→ **ASSIGNED TASK**:
To complete the exercise, repeat every record exactly as it stands.
Top of SUPPLIED DATA
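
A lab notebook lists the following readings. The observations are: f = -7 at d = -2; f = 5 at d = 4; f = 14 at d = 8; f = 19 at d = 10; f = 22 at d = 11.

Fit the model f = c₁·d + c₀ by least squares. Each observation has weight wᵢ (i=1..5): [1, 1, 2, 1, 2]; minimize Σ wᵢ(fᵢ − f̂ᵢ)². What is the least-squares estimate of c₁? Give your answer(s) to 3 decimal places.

c₁ = 2.230

Sums needed: Σwᵢ·d·d = 490, Σwᵢ·d = 50, Σwᵢ·1 = 7.
For MᵀWf: Σwᵢ·d·f = 932, Σwᵢ·f = 89.
det = 490·7 − 50² = 930.
c₁ = (932·7 − 50·89)/930 = 1037/465; c₀ = (490·89 − 50·932)/930 = -299/93.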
Bottom of SUPPLIED DATA
→ **SOLUTION TO THIS EXERCISE**:
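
A lab notebook lists the following readings. The observations are: f = -7 at d = -2; f = 5 at d = 4; f = 14 at d = 8; f = 19 at d = 10; f = 22 at d = 11.

Fit the model f = c₁·d + c₀ by least squares. Each observation has weight wᵢ (i=1..5): [1, 1, 2, 1, 2]; minimize Σ wᵢ(fᵢ − f̂ᵢ)². What is the least-squares estimate of c₁? Give your answer(s) to 3 decimal places.

c₁ = 2.230

Sums needed: Σwᵢ·d·d = 490, Σwᵢ·d = 50, Σwᵢ·1 = 7.
For MᵀWf: Σwᵢ·d·f = 932, Σwᵢ·f = 89.
det = 490·7 − 50² = 930.
c₁ = (932·7 − 50·89)/930 = 1037/465; c₀ = (490·89 − 50·932)/930 = -299/93.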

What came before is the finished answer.